MATERIAL SUPPLIED:
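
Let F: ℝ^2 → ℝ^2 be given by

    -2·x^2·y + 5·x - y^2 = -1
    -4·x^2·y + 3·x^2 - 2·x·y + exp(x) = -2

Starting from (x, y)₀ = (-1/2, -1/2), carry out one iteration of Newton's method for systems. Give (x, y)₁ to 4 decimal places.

At (-1/2, -1/2): F = (-1.5000, 3.356531).
Jacobian J = [[-4·x·y + 5, -2·x^2 - 2·y], [-8·x·y + 6·x - 2·y + exp(x), -4·x^2 - 2·x]].
At the point, J = [[4.0000, 0.5000], [-3.393469, 0.0000]] (det J = 1.696735).
Solving J·Δ = −F gives Δ = (0.9891, -4.9129).
Then the next iterate is (x, y)₁ = (0.4891, -5.4129).

(0.4891, -5.4129)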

REQUIRED ACTION:
Leaving every word in place, retype all of the listing.

TASK RESULT:
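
Let F: ℝ^2 → ℝ^2 be given by

    -2·x^2·y + 5·x - y^2 = -1
    -4·x^2·y + 3·x^2 - 2·x·y + exp(x) = -2

Starting from (x, y)₀ = (-1/2, -1/2), carry out one iteration of Newton's method for systems. Give (x, y)₁ to 4 decimal places.

At (-1/2, -1/2): F = (-1.5000, 3.356531).
Jacobian J = [[-4·x·y + 5, -2·x^2 - 2·y], [-8·x·y + 6·x - 2·y + exp(x), -4·x^2 - 2·x]].
At the point, J = [[4.0000, 0.5000], [-3.393469, 0.0000]] (det J = 1.696735).
Solving J·Δ = −F gives Δ = (0.9891, -4.9129).
Then the next iterate is (x, y)₁ = (0.4891, -5.4129).

(0.4891, -5.4129)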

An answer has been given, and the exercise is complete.